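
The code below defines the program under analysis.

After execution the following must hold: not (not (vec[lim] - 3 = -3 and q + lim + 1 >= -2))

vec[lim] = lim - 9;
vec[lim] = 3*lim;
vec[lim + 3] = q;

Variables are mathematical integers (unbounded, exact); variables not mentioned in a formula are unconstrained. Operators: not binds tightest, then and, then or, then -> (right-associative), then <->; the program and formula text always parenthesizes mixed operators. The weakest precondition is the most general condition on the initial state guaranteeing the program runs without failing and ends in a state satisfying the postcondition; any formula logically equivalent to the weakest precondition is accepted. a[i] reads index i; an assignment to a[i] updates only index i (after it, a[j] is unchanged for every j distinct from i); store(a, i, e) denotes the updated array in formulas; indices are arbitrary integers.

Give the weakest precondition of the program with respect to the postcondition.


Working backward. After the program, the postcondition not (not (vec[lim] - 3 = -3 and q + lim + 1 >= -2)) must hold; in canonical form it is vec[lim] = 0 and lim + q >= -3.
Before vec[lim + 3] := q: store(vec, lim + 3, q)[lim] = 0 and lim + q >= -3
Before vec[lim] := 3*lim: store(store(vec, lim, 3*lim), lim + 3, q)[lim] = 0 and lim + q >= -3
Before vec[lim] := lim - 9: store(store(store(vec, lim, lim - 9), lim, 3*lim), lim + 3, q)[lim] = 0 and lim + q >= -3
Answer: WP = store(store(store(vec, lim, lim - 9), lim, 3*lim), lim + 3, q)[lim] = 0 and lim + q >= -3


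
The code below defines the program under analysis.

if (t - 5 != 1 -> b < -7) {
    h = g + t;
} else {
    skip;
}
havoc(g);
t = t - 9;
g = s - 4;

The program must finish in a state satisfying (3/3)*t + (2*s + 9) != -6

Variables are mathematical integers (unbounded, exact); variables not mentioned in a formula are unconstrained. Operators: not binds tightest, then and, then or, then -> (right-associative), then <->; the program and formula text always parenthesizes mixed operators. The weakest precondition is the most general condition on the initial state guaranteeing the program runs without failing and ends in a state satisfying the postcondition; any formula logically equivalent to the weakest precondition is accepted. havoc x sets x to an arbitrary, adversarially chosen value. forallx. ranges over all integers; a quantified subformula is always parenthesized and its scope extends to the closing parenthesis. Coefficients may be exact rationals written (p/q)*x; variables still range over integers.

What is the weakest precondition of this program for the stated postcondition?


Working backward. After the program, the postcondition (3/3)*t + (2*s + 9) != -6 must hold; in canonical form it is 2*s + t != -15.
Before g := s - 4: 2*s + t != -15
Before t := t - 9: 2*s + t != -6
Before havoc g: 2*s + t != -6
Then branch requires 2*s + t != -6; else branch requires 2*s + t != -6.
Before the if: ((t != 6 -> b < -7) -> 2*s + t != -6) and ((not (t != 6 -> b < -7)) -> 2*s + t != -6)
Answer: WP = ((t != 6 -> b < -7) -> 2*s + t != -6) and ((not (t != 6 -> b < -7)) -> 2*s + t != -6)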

========================================================================

-- Exercise --
All lines from the first line of the listing above through the line containing "are arbitrary integers." are to be retyped exactly. Leave out any other line.

-- Solution --
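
The code below defines the program under analysis.

After execution the following must hold: not (not (vec[lim] - 3 = -3 and q + lim + 1 >= -2))

vec[lim] = lim - 9;
vec[lim] = 3*lim;
vec[lim + 3] = q;

Variables are mathematical integers (unbounded, exact); variables not mentioned in a formula are unconstrained. Operators: not binds tightest, then and, then or, then -> (right-associative), then <->; the program and formula text always parenthesizes mixed operators. The weakest precondition is the most general condition on the initial state guaranteeing the program runs without failing and ends in a state satisfying the postcondition; any formula logically equivalent to the weakest precondition is accepted. a[i] reads index i; an assignment to a[i] updates only index i (after it, a[j] is unchanged for every j distinct from i); store(a, i, e) denotes the updated array in formulas; indices are arbitrary integers.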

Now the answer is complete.